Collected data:
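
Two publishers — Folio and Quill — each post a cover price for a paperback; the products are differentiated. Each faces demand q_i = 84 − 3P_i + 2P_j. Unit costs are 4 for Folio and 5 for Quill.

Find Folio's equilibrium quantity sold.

Folio's profit: π = (P_{Folio} − 4)(84 − 3P_{Folio} + 2P_{Quill}).
∂π/∂P_{Folio} = 96 − 6P_{Folio} + 2P_{Quill} = 0 ⇒ P_{Folio} = 16 + (1/3)P_{Quill}.
Similarly P_{Quill} = 16.5 + (1/3)P_{Folio}.
Substituting the second reaction function into the first: P_{Folio} = 16 + (1/3)(16.5 + (1/3)P_{Folio}), which gives (8/9)P_{Folio} = 21.5 ⇒ P_{Folio} = 24.1875.
Then P_{Quill} = 16.5 + (1/3)·24.1875 = 24.5625.
q_{Folio} = 84 − 3·24.1875 + 2·24.5625 = 60.5625.

60.5625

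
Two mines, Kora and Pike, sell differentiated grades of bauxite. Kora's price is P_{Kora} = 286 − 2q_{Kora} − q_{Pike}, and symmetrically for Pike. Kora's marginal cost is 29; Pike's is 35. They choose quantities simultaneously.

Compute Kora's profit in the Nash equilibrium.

5366.48

Mine Kora's profit: π = q_{Kora}(286 − 2q_{Kora} − q_{Pike}) − 29q_{Kora}.
∂π/∂q_{Kora} = 257 − 4q_{Kora} − q_{Pike} = 0 ⇒ q_{Kora} = 64.25 − 0.25q_{Pike}.
Similarly q_{Pike} = 62.75 − 0.25q_{Kora}.
Solving the two reaction functions simultaneously: (1 − (−0.25)(−0.25))q_{Kora} = 64.25 − 0.25·62.75, so 0.9375q_{Kora} = 48.5625 and q_{Kora} = 51.8.
Then q_{Pike} = 62.75 − 0.25·51.8 = 49.8.
P_{Kora} = 286 − 2·51.8 − 49.8 = 132.6.
Profit = (132.6 − 29)·51.8 = 5366.48.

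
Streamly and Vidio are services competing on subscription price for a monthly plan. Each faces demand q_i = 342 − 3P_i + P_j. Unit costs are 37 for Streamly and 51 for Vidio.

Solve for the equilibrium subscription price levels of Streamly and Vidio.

Streamly's profit: π = (P_{Streamly} − 37)(342 − 3P_{Streamly} + P_{Vidio}).
∂π/∂P_{Streamly} = 453 − 6P_{Streamly} + P_{Vidio} = 0 ⇒ P_{Streamly} = 75.5 + (1/6)P_{Vidio}.
Similarly P_{Vidio} = 82.5 + (1/6)P_{Streamly}.
Substituting the second reaction function into the first: P_{Streamly} = 75.5 + (1/6)(82.5 + (1/6)P_{Streamly}), which gives (35/36)P_{Streamly} = 89.25 ⇒ P_{Streamly} = 91.8.
Then P_{Vidio} = 82.5 + (1/6)·91.8 = 97.8.

91.8, 97.8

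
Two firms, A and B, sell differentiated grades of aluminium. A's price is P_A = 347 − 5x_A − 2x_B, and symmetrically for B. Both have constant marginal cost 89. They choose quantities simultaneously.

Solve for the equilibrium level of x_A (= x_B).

Firm A's profit: π = x_A(347 − 5x_A − 2x_B) − 89x_A.
∂π/∂x_A = 258 − 10x_A − 2x_B = 0 ⇒ x_A = 25.8 − 0.2x_B.
Setting x_A = x_B in the reaction function: x_A = 25.8 − 0.2x_A, so x_A = 25.8 / 1.2 = 21.5.

21.5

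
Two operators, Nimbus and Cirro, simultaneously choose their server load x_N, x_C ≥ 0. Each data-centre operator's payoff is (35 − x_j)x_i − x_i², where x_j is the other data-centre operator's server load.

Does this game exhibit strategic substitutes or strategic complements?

Nimbus's payoff is (35 − x_C)x_N − x_N².
∂π/∂x_N = 35 − x_C − 2x_N = 0, so x_N = 17.5 − 0.5x_C.
The best-response slope dx_N/dx_C = −0.5 < 0: the reaction function is downward-sloping, so the choices are strategic substitutes.

strategic substitutes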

What to work on: The first line of the records and every line down to the line with "Two mines, Kora" must be quoted exactly; leave out all else.

Your solution:
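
Two publishers — Folio and Quill — each post a cover price for a paperback; the products are differentiated. Each faces demand q_i = 84 − 3P_i + 2P_j. Unit costs are 4 for Folio and 5 for Quill.

Find Folio's equilibrium quantity sold.

Folio's profit: π = (P_{Folio} − 4)(84 − 3P_{Folio} + 2P_{Quill}).
∂π/∂P_{Folio} = 96 − 6P_{Folio} + 2P_{Quill} = 0 ⇒ P_{Folio} = 16 + (1/3)P_{Quill}.
Similarly P_{Quill} = 16.5 + (1/3)P_{Folio}.
Substituting the second reaction function into the first: P_{Folio} = 16 + (1/3)(16.5 + (1/3)P_{Folio}), which gives (8/9)P_{Folio} = 21.5 ⇒ P_{Folio} = 24.1875.
Then P_{Quill} = 16.5 + (1/3)·24.1875 = 24.5625.
q_{Folio} = 84 − 3·24.1875 + 2·24.5625 = 60.5625.

60.5625

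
Two mines, Kora and Pike, sell differentiated grades of bauxite. Kora's price is P_{Kora} = 286 − 2q_{Kora} − q_{Pike}, and symmetrically for Pike. Kora's marginal cost is 29; Pike's is 35. They choose quantities simultaneously.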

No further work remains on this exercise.